_Stored items_

Start of Block

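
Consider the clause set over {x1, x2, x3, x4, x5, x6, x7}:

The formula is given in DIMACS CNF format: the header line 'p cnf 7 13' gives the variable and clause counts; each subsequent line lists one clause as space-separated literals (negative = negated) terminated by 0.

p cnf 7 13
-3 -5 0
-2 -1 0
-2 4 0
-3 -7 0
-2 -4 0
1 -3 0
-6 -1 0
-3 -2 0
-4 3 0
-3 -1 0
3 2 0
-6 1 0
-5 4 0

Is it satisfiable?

Case x3 = False:
The clause (¬x4) is unit, so x4 = False.
The clause (¬x2) is unit, so x2 = False.
That conflicts with the unit clause (x2).
So x3 must be the other value — set x3 = True.
The clause (¬x5) is unit, so x5 = False.
The clause (¬x7) is unit, so x7 = False.
The clause (x1) is unit, so x1 = True.
That conflicts with the unit clause (¬x1).
Neither x3 = True nor x3 = False works.
No assignment satisfies every clause.

No, unsatisfiable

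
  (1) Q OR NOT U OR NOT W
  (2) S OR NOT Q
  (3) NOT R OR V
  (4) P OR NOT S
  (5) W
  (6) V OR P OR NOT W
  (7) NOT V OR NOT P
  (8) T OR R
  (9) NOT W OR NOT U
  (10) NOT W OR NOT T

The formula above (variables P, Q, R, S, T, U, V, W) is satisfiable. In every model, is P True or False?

Suppose P = true.
The clause (W) is unit, so W = true.
The clause (NOT V) is unit, so V = false.
The clause (NOT R) is unit, so R = false.
The clause (T) is unit, so T = true.
Now (NOT T) is unsatisfied and unit — conflict.
So every satisfying assignment has P = False.

False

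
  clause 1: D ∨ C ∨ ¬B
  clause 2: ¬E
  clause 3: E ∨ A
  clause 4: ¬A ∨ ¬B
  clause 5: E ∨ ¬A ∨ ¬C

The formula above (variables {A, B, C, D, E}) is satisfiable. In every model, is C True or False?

False

Suppose C = True.
From the singleton clause (¬E), E = False.
From the singleton clause (A), A = True.
That conflicts with the unit clause (¬A).
So every satisfying assignment has C = False.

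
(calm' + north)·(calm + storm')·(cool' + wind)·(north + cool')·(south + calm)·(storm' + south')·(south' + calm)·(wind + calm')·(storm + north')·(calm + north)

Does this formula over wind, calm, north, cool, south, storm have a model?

Case calm = 1:
The clause (north) is unit, so north = 1.
The clause (wind) is unit, so wind = 1.
The clause (storm) is unit, so storm = 1.
The clause (south') is unit, so south = 0.
No clause remains; cool is free.
A satisfying assignment: wind: 1,  calm: 1,  north: 1,  cool: 1,  south: 0,  storm: 1.

Yes, satisfiable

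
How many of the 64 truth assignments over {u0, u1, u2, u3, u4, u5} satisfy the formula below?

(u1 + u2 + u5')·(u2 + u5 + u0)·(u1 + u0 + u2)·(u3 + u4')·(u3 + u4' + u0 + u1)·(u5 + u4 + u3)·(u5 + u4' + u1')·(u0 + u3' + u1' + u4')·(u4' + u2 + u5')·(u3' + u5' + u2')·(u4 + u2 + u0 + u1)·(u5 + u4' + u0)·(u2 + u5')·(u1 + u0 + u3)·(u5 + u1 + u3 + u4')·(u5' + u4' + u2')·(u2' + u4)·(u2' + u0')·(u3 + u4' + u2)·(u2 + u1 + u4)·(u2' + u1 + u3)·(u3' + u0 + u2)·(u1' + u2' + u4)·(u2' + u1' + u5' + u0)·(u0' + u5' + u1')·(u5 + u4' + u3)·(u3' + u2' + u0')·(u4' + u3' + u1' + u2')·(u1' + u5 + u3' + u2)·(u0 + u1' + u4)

There are 2^6 = 64 truth assignments over (u0, u1, u2, u3, u4, u5).
Split on u2. With u2 = 1, the clauses containing u2 are satisfied and u2' drops from the rest; 0 of the 2^5 = 32 assignments to the other variables satisfy what remains.
With u2 = 0, by the same count on the reduced clause set, 1 assignment works.
(One model: u0=T, u1=F, u2=F, u3=T, u4=T, u5=F.)
Total: 0 + 1 = 1.

1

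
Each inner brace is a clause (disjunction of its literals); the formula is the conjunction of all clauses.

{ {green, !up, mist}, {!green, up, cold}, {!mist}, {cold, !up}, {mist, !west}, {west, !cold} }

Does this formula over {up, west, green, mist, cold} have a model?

The clause (!mist) is unit, so mist = false.
The clause (!west) is unit, so west = false.
The clause (!cold) is unit, so cold = false.
The clause (!up) is unit, so up = false.
The clause (!green) is unit, so green = false.
Every clause now holds.
A satisfying assignment: up ↦ false; west ↦ false; green ↦ false; mist ↦ false; cold ↦ false.

Yes, satisfiable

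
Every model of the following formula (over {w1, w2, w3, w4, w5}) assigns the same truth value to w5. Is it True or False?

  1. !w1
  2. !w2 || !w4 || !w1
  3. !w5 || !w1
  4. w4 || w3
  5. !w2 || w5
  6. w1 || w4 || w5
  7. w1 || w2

True

Suppose w5 = false.
From the singleton clause (!w1), w1 = false.
From the singleton clause (!w2), w2 = false.
That conflicts with the unit clause (w2).
So every satisfying assignment has w5 = True.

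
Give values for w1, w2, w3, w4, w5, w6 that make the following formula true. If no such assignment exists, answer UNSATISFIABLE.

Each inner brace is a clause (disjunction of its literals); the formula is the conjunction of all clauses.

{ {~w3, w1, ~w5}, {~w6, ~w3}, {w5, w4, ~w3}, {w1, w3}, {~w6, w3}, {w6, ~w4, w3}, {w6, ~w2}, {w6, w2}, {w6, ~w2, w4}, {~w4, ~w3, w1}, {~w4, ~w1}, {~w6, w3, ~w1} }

Case w6 = 0:
Unit clause (~w2) forces w2 = 0.
Now (w2) is unsatisfied and unit — conflict.
Undo w6 and try w6 = 1.
Unit clause (~w3) forces w3 = 0.
Now (w3) is unsatisfied and unit — conflict.
Neither w6 = 1 nor w6 = 0 works.

UNSATISFIABLE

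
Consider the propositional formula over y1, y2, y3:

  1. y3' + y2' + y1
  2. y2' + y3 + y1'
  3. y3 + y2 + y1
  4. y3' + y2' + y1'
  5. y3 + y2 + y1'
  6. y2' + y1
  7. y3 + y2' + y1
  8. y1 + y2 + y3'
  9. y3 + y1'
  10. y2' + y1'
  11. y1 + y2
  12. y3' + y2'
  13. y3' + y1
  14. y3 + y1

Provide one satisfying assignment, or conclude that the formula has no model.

Try y2 = 0.
The clause (y1) is unit, so y1 = 1.
The clause (y3) is unit, so y3 = 1.
All clauses are satisfied.

y1 ↦ 1, y2 ↦ 0, y3 ↦ 1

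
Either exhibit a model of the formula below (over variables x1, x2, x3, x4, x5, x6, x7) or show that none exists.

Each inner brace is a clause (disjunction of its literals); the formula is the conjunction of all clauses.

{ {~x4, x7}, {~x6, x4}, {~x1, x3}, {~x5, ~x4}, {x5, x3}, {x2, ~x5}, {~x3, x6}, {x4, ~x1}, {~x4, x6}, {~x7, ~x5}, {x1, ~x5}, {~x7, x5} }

Case x4 = 0:
The clause (~x6) is unit, so x6 = 0.
The clause (~x3) is unit, so x3 = 0.
The clause (~x1) is unit, so x1 = 0.
The clause (x5) is unit, so x5 = 1.
That conflicts with the unit clause (~x5).
Undo x4 and try x4 = 1.
The clause (x7) is unit, so x7 = 1.
The clause (~x5) is unit, so x5 = 0.
That conflicts with the unit clause (x5).
Both values of x4 lead to a conflict.

UNSATISFIABLE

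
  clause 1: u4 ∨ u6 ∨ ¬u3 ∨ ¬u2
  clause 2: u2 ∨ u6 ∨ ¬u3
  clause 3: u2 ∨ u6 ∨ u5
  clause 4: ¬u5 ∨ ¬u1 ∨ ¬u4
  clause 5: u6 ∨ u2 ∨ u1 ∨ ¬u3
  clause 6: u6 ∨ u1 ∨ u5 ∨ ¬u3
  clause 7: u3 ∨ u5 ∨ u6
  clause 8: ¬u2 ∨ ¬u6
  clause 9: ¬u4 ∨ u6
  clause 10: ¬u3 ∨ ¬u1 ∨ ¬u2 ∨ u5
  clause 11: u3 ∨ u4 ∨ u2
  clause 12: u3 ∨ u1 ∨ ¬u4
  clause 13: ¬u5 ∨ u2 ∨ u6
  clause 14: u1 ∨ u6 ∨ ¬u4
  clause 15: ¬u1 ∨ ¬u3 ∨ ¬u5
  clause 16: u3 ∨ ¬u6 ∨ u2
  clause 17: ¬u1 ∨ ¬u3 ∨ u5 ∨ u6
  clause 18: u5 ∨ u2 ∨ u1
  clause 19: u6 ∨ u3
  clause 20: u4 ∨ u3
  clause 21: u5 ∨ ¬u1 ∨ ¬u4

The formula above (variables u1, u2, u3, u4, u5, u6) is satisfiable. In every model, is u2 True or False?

Suppose u2 = True.
Unit clause (¬u6) forces u6 = False.
Unit clause (¬u4) forces u4 = False.
Unit clause (¬u3) forces u3 = False.
But (u3) is also a unit clause — contradiction.
So every satisfying assignment has u2 = False.

False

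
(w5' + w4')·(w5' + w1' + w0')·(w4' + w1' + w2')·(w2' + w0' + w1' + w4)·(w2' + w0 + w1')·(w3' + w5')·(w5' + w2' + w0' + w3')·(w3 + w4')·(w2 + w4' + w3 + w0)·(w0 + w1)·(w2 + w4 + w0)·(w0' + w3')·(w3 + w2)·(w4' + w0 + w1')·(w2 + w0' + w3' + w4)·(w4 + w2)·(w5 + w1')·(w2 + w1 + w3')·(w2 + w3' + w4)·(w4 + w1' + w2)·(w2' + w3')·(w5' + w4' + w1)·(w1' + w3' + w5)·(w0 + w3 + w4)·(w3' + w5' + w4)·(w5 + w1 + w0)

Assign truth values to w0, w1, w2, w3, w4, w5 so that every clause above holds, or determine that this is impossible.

Branch on w5: set w5 = 0.
Unit clause (w1') forces w1 = 0.
Unit clause (w0) forces w0 = 1.
Unit clause (w3') forces w3 = 0.
Unit clause (w4') forces w4 = 0.
Unit clause (w2) forces w2 = 1.
All clauses are satisfied.

w0 ↦ 1; w1 ↦ 0; w2 ↦ 1; w3 ↦ 0; w4 ↦ 0; w5 ↦ 0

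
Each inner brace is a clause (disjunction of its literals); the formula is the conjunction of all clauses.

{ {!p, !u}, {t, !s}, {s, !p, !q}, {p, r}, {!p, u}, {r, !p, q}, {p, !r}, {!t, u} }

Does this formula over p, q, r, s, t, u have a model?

Branch on p: set p = false.
The clause (r) is unit, so r = true.
Now (!r) is unsatisfied and unit — conflict.
So p must be the other value — set p = true.
The clause (!u) is unit, so u = false.
Now (u) is unsatisfied and unit — conflict.
Either choice for p ends in contradiction.
No assignment satisfies every clause.

No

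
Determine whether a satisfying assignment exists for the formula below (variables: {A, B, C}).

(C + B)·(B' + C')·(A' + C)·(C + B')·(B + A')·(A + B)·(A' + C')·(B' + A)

Unsatisfiable

Suppose C = 1.
From the singleton clause (B'), B = 0.
From the singleton clause (A'), A = 0.
That conflicts with the unit clause (A).
Undo C and try C = 0.
From the singleton clause (B), B = 1.
That conflicts with the unit clause (B').
Either choice for C ends in contradiction.
No assignment satisfies every clause.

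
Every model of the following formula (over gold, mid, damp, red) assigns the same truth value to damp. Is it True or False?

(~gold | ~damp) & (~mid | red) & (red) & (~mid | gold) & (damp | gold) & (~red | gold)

Suppose damp = 1.
The clause (~gold) is unit, so gold = 0.
The clause (red) is unit, so red = 1.
Now (~red) is unsatisfied and unit — conflict.
So every satisfying assignment has damp = False.

False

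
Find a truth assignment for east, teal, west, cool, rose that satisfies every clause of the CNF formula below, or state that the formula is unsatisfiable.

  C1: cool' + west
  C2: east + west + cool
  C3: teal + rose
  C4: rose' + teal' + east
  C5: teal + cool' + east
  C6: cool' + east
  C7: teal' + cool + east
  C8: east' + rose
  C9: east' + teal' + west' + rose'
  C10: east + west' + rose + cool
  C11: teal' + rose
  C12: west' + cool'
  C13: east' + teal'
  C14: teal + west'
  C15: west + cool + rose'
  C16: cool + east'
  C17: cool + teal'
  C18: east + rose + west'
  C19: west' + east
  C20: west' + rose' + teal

Try cool = 0.
(east') alone gives east = 0.
(west) alone gives west = 1.
That conflicts with the unit clause (west').
That branch fails; take cool = 1 instead.
(west) alone gives west = 1.
That conflicts with the unit clause (west').
Both values of cool lead to a conflict.

UNSATISFIABLE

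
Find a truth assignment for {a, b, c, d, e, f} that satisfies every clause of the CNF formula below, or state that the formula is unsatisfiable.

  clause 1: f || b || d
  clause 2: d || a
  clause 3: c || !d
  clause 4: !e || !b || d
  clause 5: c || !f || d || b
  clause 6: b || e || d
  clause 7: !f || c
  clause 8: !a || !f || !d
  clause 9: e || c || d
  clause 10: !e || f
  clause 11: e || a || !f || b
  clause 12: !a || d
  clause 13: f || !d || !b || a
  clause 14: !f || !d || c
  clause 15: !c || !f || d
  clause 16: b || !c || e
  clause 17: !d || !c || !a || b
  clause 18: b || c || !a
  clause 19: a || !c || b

Branch on d: set d = true.
The clause (c) is unit, so c = true.
Branch on a: set a = true.
The clause (!f) is unit, so f = false.
The clause (!e) is unit, so e = false.
The clause (b) is unit, so b = true.
Every clause now holds.

a=true, b=true, c=true, d=true, e=false, f=false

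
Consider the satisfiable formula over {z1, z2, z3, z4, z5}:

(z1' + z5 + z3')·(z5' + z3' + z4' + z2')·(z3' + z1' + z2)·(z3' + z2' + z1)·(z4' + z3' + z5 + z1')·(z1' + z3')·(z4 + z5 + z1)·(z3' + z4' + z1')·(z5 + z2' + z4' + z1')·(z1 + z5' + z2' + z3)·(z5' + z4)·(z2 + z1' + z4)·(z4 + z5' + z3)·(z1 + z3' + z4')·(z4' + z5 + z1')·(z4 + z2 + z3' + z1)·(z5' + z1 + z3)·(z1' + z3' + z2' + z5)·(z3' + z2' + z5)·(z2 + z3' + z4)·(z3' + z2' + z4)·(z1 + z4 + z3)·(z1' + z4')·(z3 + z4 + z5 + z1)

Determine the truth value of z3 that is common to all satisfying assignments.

Suppose z3 = 1.
Unit clause (z1') forces z1 = 0.
Unit clause (z2') forces z2 = 0.
Unit clause (z4') forces z4 = 0.
Now (z4) is unsatisfied and unit — conflict.
So every satisfying assignment has z3 = False.

False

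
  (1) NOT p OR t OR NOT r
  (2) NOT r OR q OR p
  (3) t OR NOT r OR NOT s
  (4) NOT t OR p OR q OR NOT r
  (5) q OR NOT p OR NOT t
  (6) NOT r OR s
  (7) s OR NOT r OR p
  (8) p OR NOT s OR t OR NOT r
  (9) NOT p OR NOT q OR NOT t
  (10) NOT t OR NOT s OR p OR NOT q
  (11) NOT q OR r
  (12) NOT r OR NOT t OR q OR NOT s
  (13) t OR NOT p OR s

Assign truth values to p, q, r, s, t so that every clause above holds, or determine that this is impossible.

p ↦ false; q ↦ false; r ↦ false; s ↦ false; t ↦ true

Branch on r: set r = false.
(NOT q) alone gives q = false.
Branch on p: set p = false.
No clause remains; s, t are free.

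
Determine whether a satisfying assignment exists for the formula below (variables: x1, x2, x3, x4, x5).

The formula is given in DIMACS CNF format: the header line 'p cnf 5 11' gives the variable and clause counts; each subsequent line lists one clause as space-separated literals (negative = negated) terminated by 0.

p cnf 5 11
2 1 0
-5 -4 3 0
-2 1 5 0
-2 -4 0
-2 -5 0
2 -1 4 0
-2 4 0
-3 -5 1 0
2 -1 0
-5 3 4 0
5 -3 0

No

Branch on x2: set x2 = True.
The clause (¬x4) is unit, so x4 = False.
But (x4) is also a unit clause — contradiction.
That branch fails; take x2 = False instead.
The clause (x1) is unit, so x1 = True.
But (¬x1) is also a unit clause — contradiction.
Either choice for x2 ends in contradiction.
No assignment satisfies every clause.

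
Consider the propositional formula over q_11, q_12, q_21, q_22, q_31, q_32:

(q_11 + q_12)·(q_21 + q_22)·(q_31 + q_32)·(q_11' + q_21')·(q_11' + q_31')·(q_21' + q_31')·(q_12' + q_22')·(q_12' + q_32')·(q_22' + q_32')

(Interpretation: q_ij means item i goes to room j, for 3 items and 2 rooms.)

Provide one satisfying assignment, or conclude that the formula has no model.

UNSATISFIABLE

Case q_11 = 1:
The clause (q_21') is unit, so q_21 = 0.
The clause (q_22) is unit, so q_22 = 1.
The clause (q_31') is unit, so q_31 = 0.
The clause (q_32) is unit, so q_32 = 1.
But (q_32') is also a unit clause — contradiction.
Backtrack on q_11: now try q_11 = 0.
The clause (q_12) is unit, so q_12 = 1.
The clause (q_22') is unit, so q_22 = 0.
The clause (q_21) is unit, so q_21 = 1.
The clause (q_31') is unit, so q_31 = 0.
The clause (q_32) is unit, so q_32 = 1.
But (q_32') is also a unit clause — contradiction.
Either choice for q_11 ends in contradiction.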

End of Block

_THE PROBLEM_
The lines above from the one containing "(9) NOT p OR NOT q OR NOT t" through the one containing "x3, x4, x5)." are to be set down exactly, and no others.

_SOLUTION TO THE PROBLEM_
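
  (9) NOT p OR NOT q OR NOT t
  (10) NOT t OR NOT s OR p OR NOT q
  (11) NOT q OR r
  (12) NOT r OR NOT t OR q OR NOT s
  (13) t OR NOT p OR s

Assign truth values to p, q, r, s, t so that every clause above holds, or determine that this is impossible.

p ↦ false; q ↦ false; r ↦ false; s ↦ false; t ↦ true

Branch on r: set r = false.
(NOT q) alone gives q = false.
Branch on p: set p = false.
No clause remains; s, t are free.

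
Determine whether a satisfying assignment exists for the formula below (variables: x1, x2, x3, x4, x5).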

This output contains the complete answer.